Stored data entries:

--------------------------------------------------

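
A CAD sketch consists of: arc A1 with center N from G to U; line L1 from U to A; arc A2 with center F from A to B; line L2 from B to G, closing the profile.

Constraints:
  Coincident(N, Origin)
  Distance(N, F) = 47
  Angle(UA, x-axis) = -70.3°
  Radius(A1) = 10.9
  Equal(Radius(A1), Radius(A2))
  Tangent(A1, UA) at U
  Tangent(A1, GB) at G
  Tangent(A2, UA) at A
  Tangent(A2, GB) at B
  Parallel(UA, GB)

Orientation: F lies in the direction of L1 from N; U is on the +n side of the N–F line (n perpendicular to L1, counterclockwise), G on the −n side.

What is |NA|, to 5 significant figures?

48.247

The slot axis is L1's direction at -70.3°, so u = (cos -70.3°, sin -70.3°) = (0.33710, -0.94147) and n = (−sin -70.3°, cos -70.3°) = (0.94147, 0.33710). N is at the origin and F lies 47.0 along u from N, so F = 47.0·u = (15.843, -44.249). Tangency of A1 to both parallel lines with radius 10.9 puts U and G at N ± 10.9·n: U = (10.262, 3.6743), G = (-10.262, -3.6743). Equal radii place A and B the same way about F: A = F + 10.9·n = (26.106, -40.575), B = F − 10.9·n = (5.5814, -47.923). Then |NA| = |A − N| = 48.247.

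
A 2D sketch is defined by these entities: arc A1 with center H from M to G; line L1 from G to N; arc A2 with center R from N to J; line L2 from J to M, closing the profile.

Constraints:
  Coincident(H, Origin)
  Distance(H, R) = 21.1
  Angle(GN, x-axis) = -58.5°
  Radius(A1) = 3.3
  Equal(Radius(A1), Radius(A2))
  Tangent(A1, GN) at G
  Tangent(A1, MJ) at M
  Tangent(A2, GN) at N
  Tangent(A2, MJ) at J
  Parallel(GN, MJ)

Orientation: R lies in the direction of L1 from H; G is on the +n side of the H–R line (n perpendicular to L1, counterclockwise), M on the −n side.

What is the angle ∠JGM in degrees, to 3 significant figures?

72.6°

Tangency of A1 to both parallel lines with radius 3.3 puts G and M at H ± 3.3·n: G = (2.81, 1.72), M = (-2.81, -1.72). Equal radii place N and J the same way about R: N = R + 3.3·n = (13.8, -16.3), J = R − 3.3·n = (8.21, -19.7). Then cos ∠JGM = GJ·GM / (|GJ||GM|), giving 72.6°.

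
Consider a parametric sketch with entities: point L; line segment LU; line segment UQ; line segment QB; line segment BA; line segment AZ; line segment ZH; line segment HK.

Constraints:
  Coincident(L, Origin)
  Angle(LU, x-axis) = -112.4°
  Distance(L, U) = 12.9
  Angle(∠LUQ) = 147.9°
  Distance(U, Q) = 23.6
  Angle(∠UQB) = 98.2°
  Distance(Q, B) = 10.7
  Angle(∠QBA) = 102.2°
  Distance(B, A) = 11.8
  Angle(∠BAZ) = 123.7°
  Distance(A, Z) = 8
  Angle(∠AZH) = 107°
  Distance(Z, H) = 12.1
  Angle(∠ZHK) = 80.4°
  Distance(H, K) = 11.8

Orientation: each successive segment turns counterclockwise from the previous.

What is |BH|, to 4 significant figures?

18.17

L is at the origin; LU runs at -112.4° with length 12.9, so U = (-4.916, -11.93). ∠LUQ = 147.9° gives UQ at -80.30° from the x-axis; with |UQ| = 23.6, Q = (-0.9395, -35.19). ∠UQB = 98.2° gives QB at 1.500° from the x-axis; with |QB| = 10.7, B = (9.757, -34.91). ∠QBA = 102.2° gives BA at 79.30° from the x-axis; with |BA| = 11.8, A = (11.95, -23.31). ∠BAZ = 123.7° gives AZ at 135.6° from the x-axis; with |AZ| = 8.0, Z = (6.232, -17.72). ∠AZH = 107.0° gives ZH at -151.4° from the x-axis; with |ZH| = 12.1, H = (-4.392, -23.51). Then |BH| = |H − B| = 18.17.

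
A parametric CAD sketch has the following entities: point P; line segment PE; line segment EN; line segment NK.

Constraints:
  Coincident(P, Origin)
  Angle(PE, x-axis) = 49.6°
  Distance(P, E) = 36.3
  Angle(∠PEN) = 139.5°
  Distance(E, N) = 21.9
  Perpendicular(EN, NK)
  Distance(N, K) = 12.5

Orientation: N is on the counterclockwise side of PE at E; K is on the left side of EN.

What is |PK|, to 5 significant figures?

50.726

P is at the origin; PE runs at 49.6° with length 36.3, so E = 36.3·(cos 49.6°, sin 49.6°) = (23.527, 27.644). ∠PEN = 139.5°, so EN runs at 49.6° + (180° − 139.5°) = 90.100° from the x-axis; with |EN| = 21.9, N = E + 21.9·(cos 90.100°, sin 90.100°) = (23.489, 49.544). The perpendicularity gives NK at right angles to EN; with |NK| = 12.5 on the left of EN, K = N + 12.5·(-1.0000, -0.0017453) = (10.989, 49.522). Then |PK| = |K − P| = 50.726.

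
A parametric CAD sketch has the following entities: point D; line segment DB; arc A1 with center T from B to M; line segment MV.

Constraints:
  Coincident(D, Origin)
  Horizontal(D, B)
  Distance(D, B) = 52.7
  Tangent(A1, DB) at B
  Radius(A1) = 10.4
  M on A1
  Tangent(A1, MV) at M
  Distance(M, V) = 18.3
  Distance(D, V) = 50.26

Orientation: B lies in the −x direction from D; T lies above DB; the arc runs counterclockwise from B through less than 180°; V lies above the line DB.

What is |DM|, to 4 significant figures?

43.47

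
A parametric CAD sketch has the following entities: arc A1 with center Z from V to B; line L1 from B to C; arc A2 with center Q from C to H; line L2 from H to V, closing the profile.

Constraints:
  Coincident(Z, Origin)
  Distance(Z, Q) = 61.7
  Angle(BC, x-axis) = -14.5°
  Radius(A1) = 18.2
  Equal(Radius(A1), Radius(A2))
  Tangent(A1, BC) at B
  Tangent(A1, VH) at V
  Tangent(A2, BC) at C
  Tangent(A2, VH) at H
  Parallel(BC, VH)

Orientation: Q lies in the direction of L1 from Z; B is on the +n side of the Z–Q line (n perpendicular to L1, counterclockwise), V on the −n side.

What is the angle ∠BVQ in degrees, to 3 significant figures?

73.6°

Z is at the origin and Q lies 61.7 along u from Z, so Q = 61.7·u = (59.7, -15.4). Tangency of A1 to both parallel lines with radius 18.2 puts B and V at Z ± 18.2·n: B = (4.56, 17.6), V = (-4.56, -17.6). Then cos ∠BVQ = VB·VQ / (|VB||VQ|), giving 73.6°.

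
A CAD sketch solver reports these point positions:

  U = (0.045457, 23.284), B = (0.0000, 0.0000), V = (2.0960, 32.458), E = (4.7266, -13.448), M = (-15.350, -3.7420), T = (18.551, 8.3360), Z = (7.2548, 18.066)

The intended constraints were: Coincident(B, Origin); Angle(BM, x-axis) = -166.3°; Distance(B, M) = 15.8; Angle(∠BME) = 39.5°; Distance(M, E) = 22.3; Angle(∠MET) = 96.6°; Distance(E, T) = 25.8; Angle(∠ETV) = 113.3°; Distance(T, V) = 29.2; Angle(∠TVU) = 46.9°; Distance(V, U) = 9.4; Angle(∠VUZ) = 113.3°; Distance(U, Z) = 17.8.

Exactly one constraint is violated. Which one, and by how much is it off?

Distance(U, Z) = 17.8 — off by 8.90.

B = (0.00, 0.00) ✓; BM at -166.3° ✓; |BM| = 15.80 ✓; ∠BME = 39.50° ✓; |ME| = 22.30 ✓; ∠MET = 96.60° ✓; |ET| = 25.80 ✓; ∠ETV = 113.3° ✓; |TV| = 29.20 ✓; ∠TVU = 46.90° ✓; |VU| = 9.400 ✓; ∠VUZ = 113.3° ✓; |UZ| = 8.900 ✗.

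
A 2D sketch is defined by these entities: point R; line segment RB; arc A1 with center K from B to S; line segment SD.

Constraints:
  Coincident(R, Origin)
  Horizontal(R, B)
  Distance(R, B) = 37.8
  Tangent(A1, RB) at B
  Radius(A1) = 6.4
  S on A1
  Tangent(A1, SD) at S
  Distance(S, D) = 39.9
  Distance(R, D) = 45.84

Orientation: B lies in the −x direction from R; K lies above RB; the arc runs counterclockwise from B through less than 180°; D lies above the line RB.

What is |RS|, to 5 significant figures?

32.049

R is at the origin; RB is horizontal with |RB| = 37.8 and B on the −x side, so B = (-37.800, 0.0000). Tangency of A1 to RB means the radius KB is perpendicular to RB, so K = B + (0, 6.4) = (-37.800, 6.4000). Since KS ⟂ SD (tangency), |KD| = √(6.4² + 39.9²) = 40.410 regardless of where S sits on A1. So D lies on both circle(R, 45.84) and circle(K, 40.410); the above-RB intersection is D = (-18.538, 41.924). S is the foot of the tangent from D: S = (-31.762, 4.2790).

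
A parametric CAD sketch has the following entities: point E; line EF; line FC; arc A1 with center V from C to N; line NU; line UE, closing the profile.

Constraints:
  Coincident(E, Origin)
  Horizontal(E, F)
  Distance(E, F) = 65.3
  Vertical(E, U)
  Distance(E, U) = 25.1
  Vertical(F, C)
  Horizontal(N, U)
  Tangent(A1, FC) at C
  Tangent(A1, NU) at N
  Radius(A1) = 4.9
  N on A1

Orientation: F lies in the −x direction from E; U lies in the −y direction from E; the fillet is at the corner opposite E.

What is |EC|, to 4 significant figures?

68.35

The virtual corner opposite E is at (-65.30, -25.10). A1 meets FC tangentially, so VC is at right angles to FC and the tangent condition forces VN to be normal to NU, with radius 4.9, so the center V sits 4.9 in from both sides at V = (-60.40, -20.20). That places the tangent points at C = (-65.30, -20.20) on FC and N = (-60.40, -25.10) on NU. Then |EC| = |C − E| = 68.35.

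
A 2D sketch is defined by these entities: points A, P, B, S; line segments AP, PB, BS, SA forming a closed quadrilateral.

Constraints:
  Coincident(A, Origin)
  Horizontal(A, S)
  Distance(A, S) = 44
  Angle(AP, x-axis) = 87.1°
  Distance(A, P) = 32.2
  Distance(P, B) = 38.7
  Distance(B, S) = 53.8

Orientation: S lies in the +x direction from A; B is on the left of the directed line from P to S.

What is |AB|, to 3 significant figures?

63.1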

--------------------------------------------------

The expected answer is an exact copy of the lines above, beginning at the line with "Distance(H, R) = 21.1" and ending at the line with "Parallel(GN, MJ)", with both ends in.

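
  Distance(H, R) = 21.1
  Angle(GN, x-axis) = -58.5°
  Radius(A1) = 3.3
  Equal(Radius(A1), Radius(A2))
  Tangent(A1, GN) at G
  Tangent(A1, MJ) at M
  Tangent(A2, GN) at N
  Tangent(A2, MJ) at J
  Parallel(GN, MJ)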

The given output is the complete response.